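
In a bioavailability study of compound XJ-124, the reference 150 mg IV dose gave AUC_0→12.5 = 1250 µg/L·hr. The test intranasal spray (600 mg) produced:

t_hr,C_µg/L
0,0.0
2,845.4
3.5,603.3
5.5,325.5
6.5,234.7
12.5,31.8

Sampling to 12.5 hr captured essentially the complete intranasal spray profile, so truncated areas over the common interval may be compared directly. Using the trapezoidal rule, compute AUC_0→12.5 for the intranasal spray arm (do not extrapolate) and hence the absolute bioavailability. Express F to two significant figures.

Trapezoidal AUC_0→12.5 (intranasal spray):
  [0→2]: (0.0+845.4)/2 × 2 = 845.4
  [2→3.5]: (845.4+603.3)/2 × 1.5 = 1086.525
  [3.5→5.5]: (603.3+325.5)/2 × 2 = 928.8
  [5.5→6.5]: (325.5+234.7)/2 × 1 = 280.1
  [6.5→12.5]: (234.7+31.8)/2 × 6 = 799.5
  Sum = 3940.325 µg/L·hr
F = (AUC_ev/D_ev)/(AUC_iv/D_iv) = (3940.325/600)/(1250/150) = 6.56721/8.33333 = 0.7881

F = 0.79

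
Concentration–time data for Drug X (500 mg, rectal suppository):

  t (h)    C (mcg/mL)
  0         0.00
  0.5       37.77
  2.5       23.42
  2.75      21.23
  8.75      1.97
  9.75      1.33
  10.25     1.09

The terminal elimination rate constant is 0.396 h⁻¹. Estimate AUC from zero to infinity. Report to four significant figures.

Trapezoidal AUC_0→10.25:
  [0→0.5]: (0.00+37.77)/2 × 0.5 = 9.4425
  [0.5→2.5]: (37.77+23.42)/2 × 2 = 61.19
  [2.5→2.75]: (23.42+21.23)/2 × 0.25 = 5.58125
  [2.75→8.75]: (21.23+1.97)/2 × 6 = 69.6
  [8.75→9.75]: (1.97+1.33)/2 × 1 = 1.65
  [9.75→10.25]: (1.33+1.09)/2 × 0.5 = 0.605
  Sum = 148.06875 mcg/mL·h
Extrapolated tail: C_last / k_e = 1.09 / 0.396 = 2.753
AUC_0→∞ = 148.06875 + 2.753 = 150.82175 mcg/mL·h

AUC = 150.8 mcg/mL·h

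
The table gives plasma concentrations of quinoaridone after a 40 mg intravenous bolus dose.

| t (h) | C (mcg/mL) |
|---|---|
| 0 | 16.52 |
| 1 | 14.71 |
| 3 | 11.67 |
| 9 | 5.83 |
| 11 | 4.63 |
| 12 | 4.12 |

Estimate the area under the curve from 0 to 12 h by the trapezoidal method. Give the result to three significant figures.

Trapezoidal AUC_0→12:
  [0→1]: (16.52+14.71)/2 × 1 = 15.615
  [1→3]: (14.71+11.67)/2 × 2 = 26.38
  [3→9]: (11.67+5.83)/2 × 6 = 52.5
  [9→11]: (5.83+4.63)/2 × 2 = 10.46
  [11→12]: (4.63+4.12)/2 × 1 = 4.375
  Sum = 109.33 mcg/mL·h

AUC = 109 mcg/mL·h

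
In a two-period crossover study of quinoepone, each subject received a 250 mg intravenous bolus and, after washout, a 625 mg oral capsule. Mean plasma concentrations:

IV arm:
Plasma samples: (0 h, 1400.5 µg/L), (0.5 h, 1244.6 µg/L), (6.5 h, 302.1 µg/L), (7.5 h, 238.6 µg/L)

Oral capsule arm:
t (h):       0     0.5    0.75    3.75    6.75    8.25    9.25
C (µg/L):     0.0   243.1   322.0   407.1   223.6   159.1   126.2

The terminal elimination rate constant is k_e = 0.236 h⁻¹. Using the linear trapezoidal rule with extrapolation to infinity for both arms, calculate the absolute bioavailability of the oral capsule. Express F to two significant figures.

F = 0.19

Trapezoidal AUC_0→7.5 (IV):
  [0→0.5]: (1400.5+1244.6)/2 × 0.5 = 661.275
  [0.5→6.5]: (1244.6+302.1)/2 × 6 = 4640.1
  [6.5→7.5]: (302.1+238.6)/2 × 1 = 270.35
  Sum = 5571.725 µg/L·h
IV tail: 238.6/0.236 = 1011.017; AUC_iv,0→∞ = 5571.725 + 1011.017 = 6582.742 µg/L·h
Trapezoidal AUC_0→9.25 (oral capsule):
  [0→0.5]: (0.0+243.1)/2 × 0.5 = 60.775
  [0.5→0.75]: (243.1+322.0)/2 × 0.25 = 70.6375
  [0.75→3.75]: (322.0+407.1)/2 × 3 = 1093.65
  [3.75→6.75]: (407.1+223.6)/2 × 3 = 946.05
  [6.75→8.25]: (223.6+159.1)/2 × 1.5 = 287.025
  [8.25→9.25]: (159.1+126.2)/2 × 1 = 142.65
  Sum = 2600.7875 µg/L·h
oral capsule tail: 126.2/0.236 = 534.746; AUC_ev,0→∞ = 2600.7875 + 534.746 = 3135.5335 µg/L·h
F = (AUC_ev/D_ev)/(AUC_iv/D_iv) = (3135.5335/625)/(6582.742/250) = 5.0168536/26.330968 = 0.1905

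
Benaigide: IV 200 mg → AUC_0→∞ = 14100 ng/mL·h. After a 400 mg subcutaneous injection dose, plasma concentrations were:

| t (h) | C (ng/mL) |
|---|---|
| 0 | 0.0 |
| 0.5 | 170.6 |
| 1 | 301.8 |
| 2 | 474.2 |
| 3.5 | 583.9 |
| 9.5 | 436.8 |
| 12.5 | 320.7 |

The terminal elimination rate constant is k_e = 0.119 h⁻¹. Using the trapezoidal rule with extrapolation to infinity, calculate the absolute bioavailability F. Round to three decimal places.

F = 0.292

Trapezoidal AUC_0→12.5 (subcutaneous injection):
  [0→0.5]: (0.0+170.6)/2 × 0.5 = 42.65
  [0.5→1]: (170.6+301.8)/2 × 0.5 = 118.1
  [1→2]: (301.8+474.2)/2 × 1 = 388.0
  [2→3.5]: (474.2+583.9)/2 × 1.5 = 793.575
  [3.5→9.5]: (583.9+436.8)/2 × 6 = 3062.1
  [9.5→12.5]: (436.8+320.7)/2 × 3 = 1136.25
  Sum = 5540.675 ng/mL·h
Tail: C_last/k_e = 320.7/0.119 = 2694.958
AUC_0→∞ (subcutaneous injection) = 5540.675 + 2694.958 = 8235.633 ng/mL·h
F = (AUC_ev/D_ev)/(AUC_iv/D_iv) = (8235.633/400)/(14100/200) = 20.5891/70.5 = 0.2920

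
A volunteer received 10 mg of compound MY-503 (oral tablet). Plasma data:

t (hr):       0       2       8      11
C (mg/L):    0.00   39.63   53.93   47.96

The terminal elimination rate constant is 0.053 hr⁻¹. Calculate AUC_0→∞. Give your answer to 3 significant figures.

Trapezoidal AUC_0→11:
  [0→2]: (0.00+39.63)/2 × 2 = 39.63
  [2→8]: (39.63+53.93)/2 × 6 = 280.68
  [8→11]: (53.93+47.96)/2 × 3 = 152.835
  Sum = 473.145 mg/L·hr
Extrapolated tail: C_last / k_e = 47.96 / 0.053 = 904.906
AUC_0→∞ = 473.145 + 904.906 = 1378.051 mg/L·hr

AUC = 1380 mg/L·hr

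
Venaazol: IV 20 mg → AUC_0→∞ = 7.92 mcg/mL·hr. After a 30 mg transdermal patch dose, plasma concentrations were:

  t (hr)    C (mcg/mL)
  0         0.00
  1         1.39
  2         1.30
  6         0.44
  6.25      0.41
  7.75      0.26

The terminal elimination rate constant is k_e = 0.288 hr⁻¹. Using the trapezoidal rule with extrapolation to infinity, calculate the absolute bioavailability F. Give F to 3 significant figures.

F = 0.592

Trapezoidal AUC_0→7.75 (transdermal patch):
  [0→1]: (0.00+1.39)/2 × 1 = 0.695
  [1→2]: (1.39+1.30)/2 × 1 = 1.345
  [2→6]: (1.30+0.44)/2 × 4 = 3.48
  [6→6.25]: (0.44+0.41)/2 × 0.25 = 0.10625
  [6.25→7.75]: (0.41+0.26)/2 × 1.5 = 0.5025
  Sum = 6.12875 mcg/mL·hr
Tail: C_last/k_e = 0.26/0.288 = 0.903
AUC_0→∞ (transdermal patch) = 6.12875 + 0.903 = 7.03175 mcg/mL·hr
F = (AUC_ev/D_ev)/(AUC_iv/D_iv) = (7.03175/30)/(7.92/20) = 0.234392/0.396 = 0.5919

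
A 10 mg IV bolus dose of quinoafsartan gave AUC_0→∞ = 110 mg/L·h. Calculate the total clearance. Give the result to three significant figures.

CL = 0.0909 L/h

CL = Dose_iv / AUC_0→∞
   = 10 / 110 = 0.0909091 L/h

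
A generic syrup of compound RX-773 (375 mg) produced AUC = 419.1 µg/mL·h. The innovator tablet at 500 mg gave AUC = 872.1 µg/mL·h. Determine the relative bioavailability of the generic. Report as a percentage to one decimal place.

F_rel = 64.1%

F_rel = (AUC_test/D_test) / (AUC_ref/D_ref)
      = (419.1/375) / (872.1/500)
      = 1.1176 / 1.7442 = 0.6408 = 64.08%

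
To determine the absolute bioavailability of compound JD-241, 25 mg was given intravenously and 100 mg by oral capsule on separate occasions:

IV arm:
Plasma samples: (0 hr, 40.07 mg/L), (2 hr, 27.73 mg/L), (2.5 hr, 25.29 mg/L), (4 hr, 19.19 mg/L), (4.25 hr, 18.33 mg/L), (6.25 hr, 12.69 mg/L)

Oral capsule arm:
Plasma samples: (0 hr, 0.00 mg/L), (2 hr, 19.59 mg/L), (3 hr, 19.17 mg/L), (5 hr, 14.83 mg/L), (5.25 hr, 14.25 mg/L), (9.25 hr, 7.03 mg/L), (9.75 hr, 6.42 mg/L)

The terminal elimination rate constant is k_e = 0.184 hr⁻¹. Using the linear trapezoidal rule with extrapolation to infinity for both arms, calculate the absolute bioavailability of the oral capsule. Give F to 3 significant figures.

Trapezoidal AUC_0→6.25 (IV):
  [0→2]: (40.07+27.73)/2 × 2 = 67.8
  [2→2.5]: (27.73+25.29)/2 × 0.5 = 13.255
  [2.5→4]: (25.29+19.19)/2 × 1.5 = 33.36
  [4→4.25]: (19.19+18.33)/2 × 0.25 = 4.69
  [4.25→6.25]: (18.33+12.69)/2 × 2 = 31.02
  Sum = 150.125 mg/L·hr
IV tail: 12.69/0.184 = 68.967; AUC_iv,0→∞ = 150.125 + 68.967 = 219.092 mg/L·hr
Trapezoidal AUC_0→9.75 (oral capsule):
  [0→2]: (0.00+19.59)/2 × 2 = 19.59
  [2→3]: (19.59+19.17)/2 × 1 = 19.38
  [3→5]: (19.17+14.83)/2 × 2 = 34.0
  [5→5.25]: (14.83+14.25)/2 × 0.25 = 3.635
  [5.25→9.25]: (14.25+7.03)/2 × 4 = 42.56
  [9.25→9.75]: (7.03+6.42)/2 × 0.5 = 3.3625
  Sum = 122.5275 mg/L·hr
oral capsule tail: 6.42/0.184 = 34.891; AUC_ev,0→∞ = 122.5275 + 34.891 = 157.4185 mg/L·hr
F = (AUC_ev/D_ev)/(AUC_iv/D_iv) = (157.4185/100)/(219.092/25) = 1.574185/8.76368 = 0.1796

F = 0.180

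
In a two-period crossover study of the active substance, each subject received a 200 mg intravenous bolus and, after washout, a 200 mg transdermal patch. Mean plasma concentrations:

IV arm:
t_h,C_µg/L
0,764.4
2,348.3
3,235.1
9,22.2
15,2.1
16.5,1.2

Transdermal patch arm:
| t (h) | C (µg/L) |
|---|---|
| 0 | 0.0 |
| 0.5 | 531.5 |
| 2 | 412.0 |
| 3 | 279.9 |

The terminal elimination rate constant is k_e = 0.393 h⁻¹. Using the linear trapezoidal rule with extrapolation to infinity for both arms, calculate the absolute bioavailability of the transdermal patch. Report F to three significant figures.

F = 0.842

Trapezoidal AUC_0→16.5 (IV):
  [0→2]: (764.4+348.3)/2 × 2 = 1112.7
  [2→3]: (348.3+235.1)/2 × 1 = 291.7
  [3→9]: (235.1+22.2)/2 × 6 = 771.9
  [9→15]: (22.2+2.1)/2 × 6 = 72.9
  [15→16.5]: (2.1+1.2)/2 × 1.5 = 2.475
  Sum = 2251.675 µg/L·h
IV tail: 1.2/0.393 = 3.053; AUC_iv,0→∞ = 2251.675 + 3.053 = 2254.728 µg/L·h
Trapezoidal AUC_0→3 (transdermal patch):
  [0→0.5]: (0.0+531.5)/2 × 0.5 = 132.875
  [0.5→2]: (531.5+412.0)/2 × 1.5 = 707.625
  [2→3]: (412.0+279.9)/2 × 1 = 345.95
  Sum = 1186.45 µg/L·h
transdermal patch tail: 279.9/0.393 = 712.214; AUC_ev,0→∞ = 1186.45 + 712.214 = 1898.664 µg/L·h
F = (AUC_ev/D_ev)/(AUC_iv/D_iv) = (1898.664/200)/(2254.728/200) = 9.49332/11.27364 = 0.8421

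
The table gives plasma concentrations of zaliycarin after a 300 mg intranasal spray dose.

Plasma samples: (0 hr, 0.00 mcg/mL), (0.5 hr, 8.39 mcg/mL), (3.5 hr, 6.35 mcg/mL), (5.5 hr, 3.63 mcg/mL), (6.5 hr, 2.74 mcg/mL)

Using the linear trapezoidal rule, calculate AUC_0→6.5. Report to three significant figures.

Trapezoidal AUC_0→6.5:
  [0→0.5]: (0.00+8.39)/2 × 0.5 = 2.0975
  [0.5→3.5]: (8.39+6.35)/2 × 3 = 22.11
  [3.5→5.5]: (6.35+3.63)/2 × 2 = 9.98
  [5.5→6.5]: (3.63+2.74)/2 × 1 = 3.185
  Sum = 37.3725 mcg/mL·hr

AUC = 37.4 mcg/mL·hr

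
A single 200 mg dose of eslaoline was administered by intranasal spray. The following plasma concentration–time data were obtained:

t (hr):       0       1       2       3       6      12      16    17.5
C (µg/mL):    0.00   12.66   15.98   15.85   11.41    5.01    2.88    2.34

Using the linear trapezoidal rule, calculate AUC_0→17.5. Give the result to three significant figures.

AUC = 146 µg/mL·hr

Trapezoidal AUC_0→17.5:
  [0→1]: (0.00+12.66)/2 × 1 = 6.33
  [1→2]: (12.66+15.98)/2 × 1 = 14.32
  [2→3]: (15.98+15.85)/2 × 1 = 15.915
  [3→6]: (15.85+11.41)/2 × 3 = 40.89
  [6→12]: (11.41+5.01)/2 × 6 = 49.26
  [12→16]: (5.01+2.88)/2 × 4 = 15.78
  [16→17.5]: (2.88+2.34)/2 × 1.5 = 3.915
  Sum = 146.41 µg/mL·hr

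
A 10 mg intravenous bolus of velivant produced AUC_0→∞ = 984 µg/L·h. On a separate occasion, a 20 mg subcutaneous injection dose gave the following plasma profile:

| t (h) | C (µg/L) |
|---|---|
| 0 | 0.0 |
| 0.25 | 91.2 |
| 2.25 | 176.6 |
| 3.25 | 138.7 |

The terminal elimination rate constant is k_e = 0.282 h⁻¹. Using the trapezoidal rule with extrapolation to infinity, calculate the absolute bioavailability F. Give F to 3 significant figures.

F = 0.472

Trapezoidal AUC_0→3.25 (subcutaneous injection):
  [0→0.25]: (0.0+91.2)/2 × 0.25 = 11.4
  [0.25→2.25]: (91.2+176.6)/2 × 2 = 267.8
  [2.25→3.25]: (176.6+138.7)/2 × 1 = 157.65
  Sum = 436.85 µg/L·h
Tail: C_last/k_e = 138.7/0.282 = 491.844
AUC_0→∞ (subcutaneous injection) = 436.85 + 491.844 = 928.694 µg/L·h
F = (AUC_ev/D_ev)/(AUC_iv/D_iv) = (928.694/20)/(984/10) = 46.4347/98.4 = 0.4719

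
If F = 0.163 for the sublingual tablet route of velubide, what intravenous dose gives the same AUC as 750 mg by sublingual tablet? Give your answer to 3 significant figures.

D_iv = 122 mg

Systemic exposure from an extravascular dose = F × D_ev, so the equivalent IV dose is F × D_ev.
D_iv = F × D_ev = 0.163 × 750 = 122.25 mg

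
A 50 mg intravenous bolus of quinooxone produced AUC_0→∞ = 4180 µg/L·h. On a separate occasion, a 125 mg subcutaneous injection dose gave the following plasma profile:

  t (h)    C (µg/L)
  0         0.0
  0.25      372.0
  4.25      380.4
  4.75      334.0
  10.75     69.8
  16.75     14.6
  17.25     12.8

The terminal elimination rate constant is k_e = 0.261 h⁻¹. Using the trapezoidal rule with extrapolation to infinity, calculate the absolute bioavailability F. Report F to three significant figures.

F = 0.311

Trapezoidal AUC_0→17.25 (subcutaneous injection):
  [0→0.25]: (0.0+372.0)/2 × 0.25 = 46.5
  [0.25→4.25]: (372.0+380.4)/2 × 4 = 1504.8
  [4.25→4.75]: (380.4+334.0)/2 × 0.5 = 178.6
  [4.75→10.75]: (334.0+69.8)/2 × 6 = 1211.4
  [10.75→16.75]: (69.8+14.6)/2 × 6 = 253.2
  [16.75→17.25]: (14.6+12.8)/2 × 0.5 = 6.85
  Sum = 3201.35 µg/L·h
Tail: C_last/k_e = 12.8/0.261 = 49.042
AUC_0→∞ (subcutaneous injection) = 3201.35 + 49.042 = 3250.392 µg/L·h
F = (AUC_ev/D_ev)/(AUC_iv/D_iv) = (3250.392/125)/(4180/50) = 26.003136/83.6 = 0.3110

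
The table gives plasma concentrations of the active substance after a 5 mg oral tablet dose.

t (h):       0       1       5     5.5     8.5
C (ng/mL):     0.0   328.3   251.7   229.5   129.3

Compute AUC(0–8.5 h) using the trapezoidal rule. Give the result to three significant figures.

Trapezoidal AUC_0→8.5:
  [0→1]: (0.0+328.3)/2 × 1 = 164.15
  [1→5]: (328.3+251.7)/2 × 4 = 1160.0
  [5→5.5]: (251.7+229.5)/2 × 0.5 = 120.3
  [5.5→8.5]: (229.5+129.3)/2 × 3 = 538.2
  Sum = 1982.65 ng/mL·h

AUC = 1980 ng/mL·h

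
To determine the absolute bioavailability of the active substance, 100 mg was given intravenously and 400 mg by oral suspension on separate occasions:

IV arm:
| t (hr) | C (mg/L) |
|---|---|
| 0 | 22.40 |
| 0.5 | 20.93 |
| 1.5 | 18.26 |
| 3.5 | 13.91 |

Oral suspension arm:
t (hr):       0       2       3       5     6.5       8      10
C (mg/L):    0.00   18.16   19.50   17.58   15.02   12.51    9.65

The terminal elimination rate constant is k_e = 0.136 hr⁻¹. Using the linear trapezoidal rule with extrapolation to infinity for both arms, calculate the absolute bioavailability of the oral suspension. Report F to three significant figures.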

★ ★ ★ ★ ★

▸ **Exercise aim**
Looking at the entries above, count the lines that contain the string "intravenously", then give the number and nothing else.

▸ **Written response**
2